Required action
Pull every line from the records that has the word "size" in it.

[Saved entries]
########################################
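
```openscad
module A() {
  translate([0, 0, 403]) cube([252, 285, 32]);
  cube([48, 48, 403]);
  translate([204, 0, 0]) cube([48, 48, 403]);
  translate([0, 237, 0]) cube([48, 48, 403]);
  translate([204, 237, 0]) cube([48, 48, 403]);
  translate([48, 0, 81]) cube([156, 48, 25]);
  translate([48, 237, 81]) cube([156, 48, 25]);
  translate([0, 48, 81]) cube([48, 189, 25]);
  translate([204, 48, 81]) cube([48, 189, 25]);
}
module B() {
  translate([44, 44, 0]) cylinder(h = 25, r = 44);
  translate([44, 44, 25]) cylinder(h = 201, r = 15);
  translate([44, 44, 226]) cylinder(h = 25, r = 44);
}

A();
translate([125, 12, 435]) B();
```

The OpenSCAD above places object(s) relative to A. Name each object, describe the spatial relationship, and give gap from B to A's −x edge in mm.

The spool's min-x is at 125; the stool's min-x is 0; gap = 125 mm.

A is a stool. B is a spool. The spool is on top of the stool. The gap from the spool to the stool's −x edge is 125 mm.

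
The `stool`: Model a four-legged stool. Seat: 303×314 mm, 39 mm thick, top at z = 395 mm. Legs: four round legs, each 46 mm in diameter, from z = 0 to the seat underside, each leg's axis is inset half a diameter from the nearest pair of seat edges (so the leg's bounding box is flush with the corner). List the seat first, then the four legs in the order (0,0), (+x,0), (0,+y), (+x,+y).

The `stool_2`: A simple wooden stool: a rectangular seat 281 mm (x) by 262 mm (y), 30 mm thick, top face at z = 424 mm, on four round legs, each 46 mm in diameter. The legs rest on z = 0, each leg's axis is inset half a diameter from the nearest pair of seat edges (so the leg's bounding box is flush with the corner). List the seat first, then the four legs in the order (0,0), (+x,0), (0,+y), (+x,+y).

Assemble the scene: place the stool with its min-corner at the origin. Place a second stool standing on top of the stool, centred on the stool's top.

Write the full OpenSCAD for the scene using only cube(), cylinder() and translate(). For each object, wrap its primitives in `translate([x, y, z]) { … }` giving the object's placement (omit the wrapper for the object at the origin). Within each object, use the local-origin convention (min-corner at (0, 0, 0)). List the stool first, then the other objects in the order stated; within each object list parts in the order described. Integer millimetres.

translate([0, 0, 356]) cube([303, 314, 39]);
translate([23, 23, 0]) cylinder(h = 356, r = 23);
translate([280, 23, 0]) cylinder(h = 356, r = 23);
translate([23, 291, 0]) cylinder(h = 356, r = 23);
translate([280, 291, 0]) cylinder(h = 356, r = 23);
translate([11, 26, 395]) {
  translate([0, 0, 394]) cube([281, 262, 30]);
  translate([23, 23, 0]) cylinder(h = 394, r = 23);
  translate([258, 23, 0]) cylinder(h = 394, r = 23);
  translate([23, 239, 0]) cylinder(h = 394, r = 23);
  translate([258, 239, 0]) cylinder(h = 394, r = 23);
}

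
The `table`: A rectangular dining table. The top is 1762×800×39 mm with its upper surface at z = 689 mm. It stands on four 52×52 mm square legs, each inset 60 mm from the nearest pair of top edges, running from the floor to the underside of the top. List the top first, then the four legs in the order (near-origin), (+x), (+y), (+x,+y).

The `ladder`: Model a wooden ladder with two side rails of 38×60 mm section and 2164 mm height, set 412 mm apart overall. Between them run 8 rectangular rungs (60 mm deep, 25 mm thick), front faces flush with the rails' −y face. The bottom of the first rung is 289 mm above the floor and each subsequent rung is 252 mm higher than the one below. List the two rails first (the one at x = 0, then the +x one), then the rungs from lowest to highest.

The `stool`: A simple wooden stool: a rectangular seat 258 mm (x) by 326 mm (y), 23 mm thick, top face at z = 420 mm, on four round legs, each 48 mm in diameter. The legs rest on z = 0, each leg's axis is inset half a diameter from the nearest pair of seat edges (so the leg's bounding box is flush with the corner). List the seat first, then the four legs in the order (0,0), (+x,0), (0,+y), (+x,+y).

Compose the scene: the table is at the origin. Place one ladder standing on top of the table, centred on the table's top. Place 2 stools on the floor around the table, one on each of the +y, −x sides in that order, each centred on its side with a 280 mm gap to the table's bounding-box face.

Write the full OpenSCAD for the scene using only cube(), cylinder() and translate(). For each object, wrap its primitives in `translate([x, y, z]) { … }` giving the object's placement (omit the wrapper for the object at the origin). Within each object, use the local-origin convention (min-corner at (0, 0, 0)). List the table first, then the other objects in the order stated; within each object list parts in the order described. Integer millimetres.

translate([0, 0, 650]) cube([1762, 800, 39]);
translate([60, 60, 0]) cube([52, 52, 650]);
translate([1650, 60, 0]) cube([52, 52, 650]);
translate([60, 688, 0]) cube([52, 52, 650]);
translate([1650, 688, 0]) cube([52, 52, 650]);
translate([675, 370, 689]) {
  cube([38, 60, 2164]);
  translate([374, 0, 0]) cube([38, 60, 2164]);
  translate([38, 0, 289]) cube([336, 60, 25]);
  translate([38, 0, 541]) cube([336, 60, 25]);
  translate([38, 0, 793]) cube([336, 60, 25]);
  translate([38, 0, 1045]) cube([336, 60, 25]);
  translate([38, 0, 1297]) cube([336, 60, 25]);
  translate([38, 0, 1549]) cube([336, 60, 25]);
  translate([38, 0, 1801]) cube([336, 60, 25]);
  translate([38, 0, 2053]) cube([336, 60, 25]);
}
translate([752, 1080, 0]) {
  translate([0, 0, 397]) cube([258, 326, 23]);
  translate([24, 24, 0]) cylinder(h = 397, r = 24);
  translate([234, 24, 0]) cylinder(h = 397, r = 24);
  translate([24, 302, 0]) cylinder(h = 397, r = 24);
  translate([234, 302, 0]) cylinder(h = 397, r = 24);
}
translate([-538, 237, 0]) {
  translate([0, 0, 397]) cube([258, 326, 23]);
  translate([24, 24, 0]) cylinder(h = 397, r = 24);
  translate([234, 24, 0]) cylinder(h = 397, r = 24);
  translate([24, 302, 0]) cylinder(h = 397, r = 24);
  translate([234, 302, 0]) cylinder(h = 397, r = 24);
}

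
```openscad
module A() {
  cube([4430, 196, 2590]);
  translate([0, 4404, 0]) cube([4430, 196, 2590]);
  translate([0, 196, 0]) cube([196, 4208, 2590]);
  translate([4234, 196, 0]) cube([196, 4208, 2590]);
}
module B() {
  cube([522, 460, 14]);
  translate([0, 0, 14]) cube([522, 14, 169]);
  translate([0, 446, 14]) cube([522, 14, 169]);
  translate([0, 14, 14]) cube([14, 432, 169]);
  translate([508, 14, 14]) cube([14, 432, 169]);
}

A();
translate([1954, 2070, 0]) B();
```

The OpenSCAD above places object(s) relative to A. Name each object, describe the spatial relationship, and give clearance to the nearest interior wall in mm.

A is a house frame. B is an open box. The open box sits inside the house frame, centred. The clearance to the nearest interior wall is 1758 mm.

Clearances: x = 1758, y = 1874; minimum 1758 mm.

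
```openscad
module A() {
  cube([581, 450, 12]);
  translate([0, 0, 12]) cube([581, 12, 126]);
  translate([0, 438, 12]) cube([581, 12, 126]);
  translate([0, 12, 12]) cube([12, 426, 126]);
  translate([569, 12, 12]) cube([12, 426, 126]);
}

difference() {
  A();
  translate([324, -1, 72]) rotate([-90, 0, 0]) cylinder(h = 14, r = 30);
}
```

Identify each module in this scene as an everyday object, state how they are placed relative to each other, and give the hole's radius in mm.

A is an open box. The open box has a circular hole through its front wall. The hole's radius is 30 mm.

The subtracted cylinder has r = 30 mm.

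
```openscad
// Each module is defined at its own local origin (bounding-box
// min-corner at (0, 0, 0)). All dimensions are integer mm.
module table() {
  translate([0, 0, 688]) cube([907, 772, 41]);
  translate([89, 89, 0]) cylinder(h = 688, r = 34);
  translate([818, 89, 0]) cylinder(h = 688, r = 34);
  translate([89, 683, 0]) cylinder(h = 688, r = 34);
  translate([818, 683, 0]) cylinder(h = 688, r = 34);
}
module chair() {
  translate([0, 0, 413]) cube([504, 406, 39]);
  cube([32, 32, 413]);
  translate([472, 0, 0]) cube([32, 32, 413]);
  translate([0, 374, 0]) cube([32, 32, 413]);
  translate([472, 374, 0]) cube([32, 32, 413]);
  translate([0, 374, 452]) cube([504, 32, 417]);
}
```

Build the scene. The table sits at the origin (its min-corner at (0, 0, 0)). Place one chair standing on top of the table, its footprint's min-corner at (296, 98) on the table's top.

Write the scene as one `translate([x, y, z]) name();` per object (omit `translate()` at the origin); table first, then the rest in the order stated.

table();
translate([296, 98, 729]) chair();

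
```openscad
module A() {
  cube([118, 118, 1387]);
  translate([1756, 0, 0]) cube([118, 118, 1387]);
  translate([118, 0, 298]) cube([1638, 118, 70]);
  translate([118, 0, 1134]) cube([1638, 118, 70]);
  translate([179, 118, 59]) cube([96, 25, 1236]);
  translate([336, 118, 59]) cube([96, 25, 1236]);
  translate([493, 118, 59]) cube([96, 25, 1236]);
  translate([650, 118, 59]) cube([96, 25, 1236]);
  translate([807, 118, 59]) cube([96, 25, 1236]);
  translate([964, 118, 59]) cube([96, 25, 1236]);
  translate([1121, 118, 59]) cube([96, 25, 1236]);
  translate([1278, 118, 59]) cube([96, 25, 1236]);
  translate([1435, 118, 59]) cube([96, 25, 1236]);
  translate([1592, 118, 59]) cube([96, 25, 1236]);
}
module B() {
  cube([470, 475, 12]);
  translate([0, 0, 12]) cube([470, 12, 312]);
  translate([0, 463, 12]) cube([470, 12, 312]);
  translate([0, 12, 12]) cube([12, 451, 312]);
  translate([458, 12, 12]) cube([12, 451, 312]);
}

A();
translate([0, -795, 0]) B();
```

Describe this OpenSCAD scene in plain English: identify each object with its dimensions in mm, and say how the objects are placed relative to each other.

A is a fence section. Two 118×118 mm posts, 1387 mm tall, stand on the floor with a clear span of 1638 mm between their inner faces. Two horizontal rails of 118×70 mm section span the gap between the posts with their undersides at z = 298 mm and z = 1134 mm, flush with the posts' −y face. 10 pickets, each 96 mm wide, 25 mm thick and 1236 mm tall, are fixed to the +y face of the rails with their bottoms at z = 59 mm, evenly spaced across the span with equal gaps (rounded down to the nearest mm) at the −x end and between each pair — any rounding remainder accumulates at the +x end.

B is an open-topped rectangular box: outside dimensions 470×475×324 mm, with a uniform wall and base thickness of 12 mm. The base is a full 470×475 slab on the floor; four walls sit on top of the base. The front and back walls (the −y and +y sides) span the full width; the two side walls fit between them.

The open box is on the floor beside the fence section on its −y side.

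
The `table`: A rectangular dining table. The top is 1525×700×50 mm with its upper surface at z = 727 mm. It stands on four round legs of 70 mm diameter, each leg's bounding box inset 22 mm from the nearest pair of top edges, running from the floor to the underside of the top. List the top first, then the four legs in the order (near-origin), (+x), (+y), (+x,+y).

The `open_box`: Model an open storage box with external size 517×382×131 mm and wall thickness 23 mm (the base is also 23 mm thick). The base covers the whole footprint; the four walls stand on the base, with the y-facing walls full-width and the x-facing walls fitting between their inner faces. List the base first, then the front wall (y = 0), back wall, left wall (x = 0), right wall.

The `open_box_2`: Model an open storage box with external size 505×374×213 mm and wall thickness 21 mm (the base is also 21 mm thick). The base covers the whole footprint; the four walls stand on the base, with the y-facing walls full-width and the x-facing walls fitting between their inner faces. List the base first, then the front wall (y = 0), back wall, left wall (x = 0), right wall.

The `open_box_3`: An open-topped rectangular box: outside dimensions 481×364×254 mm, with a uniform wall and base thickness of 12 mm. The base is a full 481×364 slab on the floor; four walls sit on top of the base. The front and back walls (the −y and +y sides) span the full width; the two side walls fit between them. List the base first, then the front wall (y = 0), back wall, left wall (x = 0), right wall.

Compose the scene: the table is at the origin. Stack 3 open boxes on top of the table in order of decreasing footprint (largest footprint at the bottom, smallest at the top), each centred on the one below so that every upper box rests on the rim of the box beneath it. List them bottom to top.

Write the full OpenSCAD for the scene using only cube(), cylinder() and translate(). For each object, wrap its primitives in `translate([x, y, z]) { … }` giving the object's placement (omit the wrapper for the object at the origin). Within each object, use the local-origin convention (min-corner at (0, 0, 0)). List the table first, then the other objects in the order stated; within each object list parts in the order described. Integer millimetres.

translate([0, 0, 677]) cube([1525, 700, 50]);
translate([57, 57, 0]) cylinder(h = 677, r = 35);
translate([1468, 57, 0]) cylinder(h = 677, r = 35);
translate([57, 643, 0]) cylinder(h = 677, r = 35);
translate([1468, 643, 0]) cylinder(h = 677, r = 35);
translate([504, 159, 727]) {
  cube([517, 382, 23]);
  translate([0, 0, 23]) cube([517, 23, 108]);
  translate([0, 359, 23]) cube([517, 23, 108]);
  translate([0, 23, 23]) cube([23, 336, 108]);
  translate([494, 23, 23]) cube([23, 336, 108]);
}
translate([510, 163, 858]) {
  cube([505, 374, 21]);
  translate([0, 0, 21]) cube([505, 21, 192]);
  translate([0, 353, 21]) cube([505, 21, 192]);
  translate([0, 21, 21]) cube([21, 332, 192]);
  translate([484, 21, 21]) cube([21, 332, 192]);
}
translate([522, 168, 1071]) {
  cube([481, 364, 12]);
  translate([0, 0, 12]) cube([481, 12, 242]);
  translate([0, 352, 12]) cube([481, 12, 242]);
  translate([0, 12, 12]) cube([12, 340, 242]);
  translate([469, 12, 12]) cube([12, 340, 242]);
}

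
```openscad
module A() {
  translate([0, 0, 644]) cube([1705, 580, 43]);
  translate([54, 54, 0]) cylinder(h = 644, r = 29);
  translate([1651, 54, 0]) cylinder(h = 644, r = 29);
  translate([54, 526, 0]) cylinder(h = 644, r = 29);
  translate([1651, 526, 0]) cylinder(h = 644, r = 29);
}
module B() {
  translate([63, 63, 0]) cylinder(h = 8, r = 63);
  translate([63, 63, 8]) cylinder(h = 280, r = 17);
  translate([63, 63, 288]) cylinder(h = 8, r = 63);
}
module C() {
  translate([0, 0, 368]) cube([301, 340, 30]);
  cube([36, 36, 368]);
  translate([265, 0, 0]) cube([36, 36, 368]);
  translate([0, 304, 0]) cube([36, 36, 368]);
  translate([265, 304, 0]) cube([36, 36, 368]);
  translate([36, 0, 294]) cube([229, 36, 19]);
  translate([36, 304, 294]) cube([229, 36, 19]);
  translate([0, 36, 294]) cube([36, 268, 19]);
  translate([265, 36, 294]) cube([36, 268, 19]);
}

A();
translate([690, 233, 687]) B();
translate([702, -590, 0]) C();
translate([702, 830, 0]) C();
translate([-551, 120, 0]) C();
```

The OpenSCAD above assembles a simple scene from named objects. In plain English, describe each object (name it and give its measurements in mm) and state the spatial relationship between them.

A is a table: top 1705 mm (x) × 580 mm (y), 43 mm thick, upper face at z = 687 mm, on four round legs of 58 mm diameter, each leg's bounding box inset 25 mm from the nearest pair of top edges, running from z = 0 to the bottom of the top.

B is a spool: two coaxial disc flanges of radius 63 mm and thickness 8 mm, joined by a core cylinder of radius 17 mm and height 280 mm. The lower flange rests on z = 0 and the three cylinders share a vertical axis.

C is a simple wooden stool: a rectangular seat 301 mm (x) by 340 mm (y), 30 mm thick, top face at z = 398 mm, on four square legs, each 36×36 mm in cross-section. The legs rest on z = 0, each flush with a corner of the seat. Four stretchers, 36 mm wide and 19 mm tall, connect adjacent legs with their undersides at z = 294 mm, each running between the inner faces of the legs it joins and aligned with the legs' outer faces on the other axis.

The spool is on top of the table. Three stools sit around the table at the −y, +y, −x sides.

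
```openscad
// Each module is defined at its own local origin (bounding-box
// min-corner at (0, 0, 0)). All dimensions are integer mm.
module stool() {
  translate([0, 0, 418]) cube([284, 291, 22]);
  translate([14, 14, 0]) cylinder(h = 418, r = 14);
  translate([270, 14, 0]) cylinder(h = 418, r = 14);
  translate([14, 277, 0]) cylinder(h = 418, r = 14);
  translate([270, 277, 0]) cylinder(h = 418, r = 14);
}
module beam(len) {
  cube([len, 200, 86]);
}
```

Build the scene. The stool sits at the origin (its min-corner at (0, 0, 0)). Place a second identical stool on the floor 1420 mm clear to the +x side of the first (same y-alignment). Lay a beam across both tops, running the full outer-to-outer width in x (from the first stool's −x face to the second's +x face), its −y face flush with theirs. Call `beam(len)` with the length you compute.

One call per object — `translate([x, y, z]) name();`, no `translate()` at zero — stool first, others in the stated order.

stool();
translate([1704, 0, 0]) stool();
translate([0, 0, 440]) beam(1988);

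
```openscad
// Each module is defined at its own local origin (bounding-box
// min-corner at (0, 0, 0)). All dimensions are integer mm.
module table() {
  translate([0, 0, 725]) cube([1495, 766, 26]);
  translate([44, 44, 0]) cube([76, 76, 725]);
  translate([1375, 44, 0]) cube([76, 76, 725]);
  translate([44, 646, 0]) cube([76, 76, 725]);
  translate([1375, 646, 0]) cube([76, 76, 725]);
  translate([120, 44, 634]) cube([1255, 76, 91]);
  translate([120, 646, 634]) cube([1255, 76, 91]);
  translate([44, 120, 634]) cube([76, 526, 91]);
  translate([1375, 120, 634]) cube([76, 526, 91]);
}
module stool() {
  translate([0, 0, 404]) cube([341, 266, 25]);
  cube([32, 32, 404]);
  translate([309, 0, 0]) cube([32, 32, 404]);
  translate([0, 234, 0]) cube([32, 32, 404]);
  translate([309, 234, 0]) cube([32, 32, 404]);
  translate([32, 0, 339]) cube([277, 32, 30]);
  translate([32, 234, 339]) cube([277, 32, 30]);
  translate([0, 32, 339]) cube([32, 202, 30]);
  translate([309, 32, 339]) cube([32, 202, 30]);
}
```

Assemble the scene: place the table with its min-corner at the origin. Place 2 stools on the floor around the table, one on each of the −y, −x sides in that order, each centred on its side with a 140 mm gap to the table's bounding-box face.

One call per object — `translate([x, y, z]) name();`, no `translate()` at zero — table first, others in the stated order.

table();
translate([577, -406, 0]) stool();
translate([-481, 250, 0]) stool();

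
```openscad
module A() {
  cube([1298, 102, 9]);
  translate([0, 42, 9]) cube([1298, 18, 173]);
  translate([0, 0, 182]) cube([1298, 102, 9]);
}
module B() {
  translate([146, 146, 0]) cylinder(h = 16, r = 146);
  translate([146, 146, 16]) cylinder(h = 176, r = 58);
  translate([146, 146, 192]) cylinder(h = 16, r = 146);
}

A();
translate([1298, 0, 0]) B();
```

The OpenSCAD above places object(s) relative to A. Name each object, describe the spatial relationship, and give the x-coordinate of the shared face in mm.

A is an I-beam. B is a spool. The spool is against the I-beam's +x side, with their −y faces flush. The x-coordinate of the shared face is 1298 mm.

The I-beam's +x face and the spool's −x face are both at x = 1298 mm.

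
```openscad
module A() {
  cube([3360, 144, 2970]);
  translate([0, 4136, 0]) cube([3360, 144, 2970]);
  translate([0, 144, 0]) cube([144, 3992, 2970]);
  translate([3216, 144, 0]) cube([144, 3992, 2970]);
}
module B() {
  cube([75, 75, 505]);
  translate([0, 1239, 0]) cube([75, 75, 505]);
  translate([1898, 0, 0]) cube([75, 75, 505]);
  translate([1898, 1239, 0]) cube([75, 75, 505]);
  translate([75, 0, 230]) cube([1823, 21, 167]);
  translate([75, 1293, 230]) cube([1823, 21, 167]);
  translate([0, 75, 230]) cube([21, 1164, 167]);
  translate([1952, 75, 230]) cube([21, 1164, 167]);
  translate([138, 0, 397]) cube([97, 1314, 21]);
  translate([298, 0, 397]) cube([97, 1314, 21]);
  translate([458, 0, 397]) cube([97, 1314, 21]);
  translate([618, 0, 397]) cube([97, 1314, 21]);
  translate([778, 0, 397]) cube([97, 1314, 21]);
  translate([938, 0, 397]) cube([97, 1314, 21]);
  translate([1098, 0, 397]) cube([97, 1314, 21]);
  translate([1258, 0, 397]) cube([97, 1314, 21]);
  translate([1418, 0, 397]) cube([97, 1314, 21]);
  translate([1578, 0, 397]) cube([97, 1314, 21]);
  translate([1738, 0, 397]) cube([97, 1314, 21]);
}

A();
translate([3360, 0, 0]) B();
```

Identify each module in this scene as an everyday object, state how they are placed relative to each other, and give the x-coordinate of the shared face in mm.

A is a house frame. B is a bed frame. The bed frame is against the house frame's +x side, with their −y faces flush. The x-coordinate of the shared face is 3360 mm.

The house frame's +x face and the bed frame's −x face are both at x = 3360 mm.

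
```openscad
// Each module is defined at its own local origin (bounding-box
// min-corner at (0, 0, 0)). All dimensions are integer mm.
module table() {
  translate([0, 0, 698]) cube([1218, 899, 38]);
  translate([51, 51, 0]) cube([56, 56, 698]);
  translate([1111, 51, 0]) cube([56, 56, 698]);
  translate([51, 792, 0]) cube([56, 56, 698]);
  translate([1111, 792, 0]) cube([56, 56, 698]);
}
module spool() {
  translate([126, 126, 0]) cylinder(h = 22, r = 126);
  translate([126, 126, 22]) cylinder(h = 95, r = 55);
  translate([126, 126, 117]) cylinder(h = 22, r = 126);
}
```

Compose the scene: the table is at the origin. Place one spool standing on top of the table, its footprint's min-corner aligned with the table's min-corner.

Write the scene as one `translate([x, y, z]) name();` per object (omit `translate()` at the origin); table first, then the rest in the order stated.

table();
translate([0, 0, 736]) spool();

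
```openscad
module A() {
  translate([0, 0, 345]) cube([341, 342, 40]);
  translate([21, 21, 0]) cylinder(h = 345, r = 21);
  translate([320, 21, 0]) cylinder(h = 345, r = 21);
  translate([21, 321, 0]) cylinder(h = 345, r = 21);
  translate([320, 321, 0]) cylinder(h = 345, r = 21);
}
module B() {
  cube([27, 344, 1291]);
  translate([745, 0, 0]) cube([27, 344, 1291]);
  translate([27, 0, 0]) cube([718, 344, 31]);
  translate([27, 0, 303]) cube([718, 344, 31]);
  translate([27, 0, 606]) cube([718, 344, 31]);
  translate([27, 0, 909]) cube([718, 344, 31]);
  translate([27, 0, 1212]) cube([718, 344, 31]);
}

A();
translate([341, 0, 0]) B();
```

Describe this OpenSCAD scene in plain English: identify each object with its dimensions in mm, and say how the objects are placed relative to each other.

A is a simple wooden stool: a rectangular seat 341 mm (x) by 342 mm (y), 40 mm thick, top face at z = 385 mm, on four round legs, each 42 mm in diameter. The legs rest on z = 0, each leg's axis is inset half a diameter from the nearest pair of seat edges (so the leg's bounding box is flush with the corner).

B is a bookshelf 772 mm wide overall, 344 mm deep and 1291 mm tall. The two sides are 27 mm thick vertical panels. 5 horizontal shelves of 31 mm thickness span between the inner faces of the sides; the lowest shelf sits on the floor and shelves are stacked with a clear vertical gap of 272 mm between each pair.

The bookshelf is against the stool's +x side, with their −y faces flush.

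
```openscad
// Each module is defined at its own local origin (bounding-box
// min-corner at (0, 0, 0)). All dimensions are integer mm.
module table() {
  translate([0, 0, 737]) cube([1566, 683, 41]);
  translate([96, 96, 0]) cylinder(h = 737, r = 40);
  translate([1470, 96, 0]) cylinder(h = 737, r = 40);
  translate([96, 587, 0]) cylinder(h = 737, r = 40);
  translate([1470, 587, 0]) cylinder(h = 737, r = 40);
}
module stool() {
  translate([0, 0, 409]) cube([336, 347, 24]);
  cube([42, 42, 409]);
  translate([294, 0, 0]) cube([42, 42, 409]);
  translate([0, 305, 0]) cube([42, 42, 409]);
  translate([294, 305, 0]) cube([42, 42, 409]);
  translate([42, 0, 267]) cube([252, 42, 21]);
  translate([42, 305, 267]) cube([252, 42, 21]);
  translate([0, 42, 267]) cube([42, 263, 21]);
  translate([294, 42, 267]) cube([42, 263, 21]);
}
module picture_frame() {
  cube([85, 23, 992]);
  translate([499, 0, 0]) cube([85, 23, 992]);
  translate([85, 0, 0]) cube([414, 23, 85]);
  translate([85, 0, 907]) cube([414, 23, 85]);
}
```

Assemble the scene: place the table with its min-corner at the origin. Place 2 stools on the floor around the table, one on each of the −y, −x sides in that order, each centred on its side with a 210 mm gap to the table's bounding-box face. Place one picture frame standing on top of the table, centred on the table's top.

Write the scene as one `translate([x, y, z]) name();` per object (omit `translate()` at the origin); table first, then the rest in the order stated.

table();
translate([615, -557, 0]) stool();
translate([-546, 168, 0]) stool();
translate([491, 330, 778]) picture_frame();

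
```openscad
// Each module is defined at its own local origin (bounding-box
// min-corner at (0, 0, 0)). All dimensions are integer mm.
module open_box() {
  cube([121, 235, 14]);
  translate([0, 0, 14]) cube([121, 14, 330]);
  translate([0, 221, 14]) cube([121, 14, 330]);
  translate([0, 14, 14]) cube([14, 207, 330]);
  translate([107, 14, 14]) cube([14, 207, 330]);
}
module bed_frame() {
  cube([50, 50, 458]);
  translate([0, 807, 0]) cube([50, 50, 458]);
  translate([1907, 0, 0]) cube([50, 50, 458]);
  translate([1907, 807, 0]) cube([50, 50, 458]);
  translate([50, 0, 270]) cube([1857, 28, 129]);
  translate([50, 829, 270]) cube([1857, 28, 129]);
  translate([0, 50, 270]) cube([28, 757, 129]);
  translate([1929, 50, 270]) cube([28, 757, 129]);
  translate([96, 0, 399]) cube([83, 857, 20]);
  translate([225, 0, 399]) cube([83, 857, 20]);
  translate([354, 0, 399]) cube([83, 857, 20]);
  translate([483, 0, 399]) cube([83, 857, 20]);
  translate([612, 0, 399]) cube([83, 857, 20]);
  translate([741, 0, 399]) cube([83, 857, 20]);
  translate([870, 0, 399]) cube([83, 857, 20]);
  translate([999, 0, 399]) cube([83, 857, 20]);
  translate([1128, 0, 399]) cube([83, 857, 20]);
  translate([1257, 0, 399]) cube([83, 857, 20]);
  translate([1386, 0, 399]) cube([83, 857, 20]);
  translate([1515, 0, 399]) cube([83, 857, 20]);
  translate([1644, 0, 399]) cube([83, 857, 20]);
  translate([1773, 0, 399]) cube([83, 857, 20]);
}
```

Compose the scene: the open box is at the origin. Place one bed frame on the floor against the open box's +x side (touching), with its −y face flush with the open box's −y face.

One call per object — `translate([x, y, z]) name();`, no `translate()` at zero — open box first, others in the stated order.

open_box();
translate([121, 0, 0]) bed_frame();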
########################################
Written answer
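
The `open_box`: Model an open storage box with external size 517×382×131 mm and wall thickness 23 mm (the base is also 23 mm thick). The base covers the whole footprint; the four walls stand on the base, with the y-facing walls full-width and the x-facing walls fitting between their inner faces. List the base first, then the front wall (y = 0), back wall, left wall (x = 0), right wall.
The `open_box_2`: Model an open storage box with external size 505×374×213 mm and wall thickness 21 mm (the base is also 21 mm thick). The base covers the whole footprint; the four walls stand on the base, with the y-facing walls full-width and the x-facing walls fitting between their inner faces. List the base first, then the front wall (y = 0), back wall, left wall (x = 0), right wall.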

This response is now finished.